Dataset entries:

=== Begin Enclosure ===

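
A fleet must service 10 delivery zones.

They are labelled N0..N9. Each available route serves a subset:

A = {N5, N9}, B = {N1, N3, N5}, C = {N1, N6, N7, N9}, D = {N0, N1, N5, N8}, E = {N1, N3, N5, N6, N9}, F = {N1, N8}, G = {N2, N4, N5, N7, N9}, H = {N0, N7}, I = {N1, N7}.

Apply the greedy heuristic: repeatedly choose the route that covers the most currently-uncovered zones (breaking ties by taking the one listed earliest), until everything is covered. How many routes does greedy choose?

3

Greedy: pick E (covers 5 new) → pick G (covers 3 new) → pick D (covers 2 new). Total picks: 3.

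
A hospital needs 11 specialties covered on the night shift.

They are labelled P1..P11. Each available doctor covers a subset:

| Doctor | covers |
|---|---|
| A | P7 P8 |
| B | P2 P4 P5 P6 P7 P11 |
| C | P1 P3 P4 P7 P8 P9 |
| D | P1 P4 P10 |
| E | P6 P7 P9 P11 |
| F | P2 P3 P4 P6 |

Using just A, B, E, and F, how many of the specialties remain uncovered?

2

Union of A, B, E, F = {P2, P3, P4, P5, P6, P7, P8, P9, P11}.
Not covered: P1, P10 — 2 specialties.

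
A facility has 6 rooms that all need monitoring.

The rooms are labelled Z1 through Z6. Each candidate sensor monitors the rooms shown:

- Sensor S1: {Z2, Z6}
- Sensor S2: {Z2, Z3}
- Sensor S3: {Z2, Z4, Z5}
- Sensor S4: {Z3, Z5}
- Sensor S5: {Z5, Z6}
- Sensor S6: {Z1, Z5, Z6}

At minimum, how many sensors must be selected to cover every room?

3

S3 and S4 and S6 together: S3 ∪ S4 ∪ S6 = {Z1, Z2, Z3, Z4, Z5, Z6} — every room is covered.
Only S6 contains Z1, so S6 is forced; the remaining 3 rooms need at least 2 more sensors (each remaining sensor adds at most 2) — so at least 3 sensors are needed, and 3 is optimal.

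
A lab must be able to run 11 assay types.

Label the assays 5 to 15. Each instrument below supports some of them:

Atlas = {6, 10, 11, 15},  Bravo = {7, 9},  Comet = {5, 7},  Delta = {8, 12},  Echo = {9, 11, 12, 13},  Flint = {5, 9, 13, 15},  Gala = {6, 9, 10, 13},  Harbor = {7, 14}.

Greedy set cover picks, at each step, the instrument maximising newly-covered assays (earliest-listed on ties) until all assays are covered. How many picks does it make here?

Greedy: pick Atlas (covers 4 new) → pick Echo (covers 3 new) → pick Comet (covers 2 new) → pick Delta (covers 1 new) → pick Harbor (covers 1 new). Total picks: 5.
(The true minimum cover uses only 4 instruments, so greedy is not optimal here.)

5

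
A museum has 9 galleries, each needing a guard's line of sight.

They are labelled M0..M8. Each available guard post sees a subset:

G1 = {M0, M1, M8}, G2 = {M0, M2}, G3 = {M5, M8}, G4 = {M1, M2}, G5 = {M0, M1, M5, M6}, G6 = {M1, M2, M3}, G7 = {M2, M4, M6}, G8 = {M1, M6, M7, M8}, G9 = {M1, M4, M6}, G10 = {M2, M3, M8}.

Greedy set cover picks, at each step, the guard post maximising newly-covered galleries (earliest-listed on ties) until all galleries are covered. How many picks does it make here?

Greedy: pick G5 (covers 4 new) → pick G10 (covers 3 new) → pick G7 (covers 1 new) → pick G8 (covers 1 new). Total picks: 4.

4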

=== End Enclosure ===

TASK DIRECTIONS: The full set of entries above needs to be restated word for word.

EXERCISE SOLUTION:
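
A fleet must service 10 delivery zones.

They are labelled N0..N9. Each available route serves a subset:

A = {N5, N9}, B = {N1, N3, N5}, C = {N1, N6, N7, N9}, D = {N0, N1, N5, N8}, E = {N1, N3, N5, N6, N9}, F = {N1, N8}, G = {N2, N4, N5, N7, N9}, H = {N0, N7}, I = {N1, N7}.

Apply the greedy heuristic: repeatedly choose the route that covers the most currently-uncovered zones (breaking ties by taking the one listed earliest), until everything is covered. How many routes does greedy choose?

3

Greedy: pick E (covers 5 new) → pick G (covers 3 new) → pick D (covers 2 new). Total picks: 3.

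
A hospital needs 11 specialties covered on the night shift.

They are labelled P1..P11. Each available doctor covers a subset:

| Doctor | covers |
|---|---|
| A | P7 P8 |
| B | P2 P4 P5 P6 P7 P11 |
| C | P1 P3 P4 P7 P8 P9 |
| D | P1 P4 P10 |
| E | P6 P7 P9 P11 |
| F | P2 P3 P4 P6 |

Using just A, B, E, and F, how many of the specialties remain uncovered?

2

Union of A, B, E, F = {P2, P3, P4, P5, P6, P7, P8, P9, P11}.
Not covered: P1, P10 — 2 specialties.

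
A facility has 6 rooms that all need monitoring.

The rooms are labelled Z1 through Z6. Each candidate sensor monitors the rooms shown:

- Sensor S1: {Z2, Z6}
- Sensor S2: {Z2, Z3}
- Sensor S3: {Z2, Z4, Z5}
- Sensor S4: {Z3, Z5}
- Sensor S5: {Z5, Z6}
- Sensor S6: {Z1, Z5, Z6}

At minimum, how many sensors must be selected to cover every room?

3

S3 and S4 and S6 together: S3 ∪ S4 ∪ S6 = {Z1, Z2, Z3, Z4, Z5, Z6} — every room is covered.
Only S6 contains Z1, so S6 is forced; the remaining 3 rooms need at least 2 more sensors (each remaining sensor adds at most 2) — so at least 3 sensors are needed, and 3 is optimal.

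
A lab must be able to run 11 assay types.

Label the assays 5 to 15. Each instrument below supports some of them:

Atlas = {6, 10, 11, 15},  Bravo = {7, 9},  Comet = {5, 7},  Delta = {8, 12},  Echo = {9, 11, 12, 13},  Flint = {5, 9, 13, 15},  Gala = {6, 9, 10, 13},  Harbor = {7, 14}.

Greedy set cover picks, at each step, the instrument maximising newly-covered assays (earliest-listed on ties) until all assays are covered. How many picks does it make here?

Greedy: pick Atlas (covers 4 new) → pick Echo (covers 3 new) → pick Comet (covers 2 new) → pick Delta (covers 1 new) → pick Harbor (covers 1 new). Total picks: 5.
(The true minimum cover uses only 4 instruments, so greedy is not optimal here.)

5

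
A museum has 9 galleries, each needing a guard's line of sight.

They are labelled M0..M8. Each available guard post sees a subset:

G1 = {M0, M1, M8}, G2 = {M0, M2}, G3 = {M5, M8}, G4 = {M1, M2}, G5 = {M0, M1, M5, M6}, G6 = {M1, M2, M3}, G7 = {M2, M4, M6}, G8 = {M1, M6, M7, M8}, G9 = {M1, M4, M6}, G10 = {M2, M3, M8}.

Greedy set cover picks, at each step, the guard post maximising newly-covered galleries (earliest-listed on ties) until all galleries are covered. How many picks does it make here?

Greedy: pick G5 (covers 4 new) → pick G10 (covers 3 new) → pick G7 (covers 1 new) → pick G8 (covers 1 new). Total picks: 4.

4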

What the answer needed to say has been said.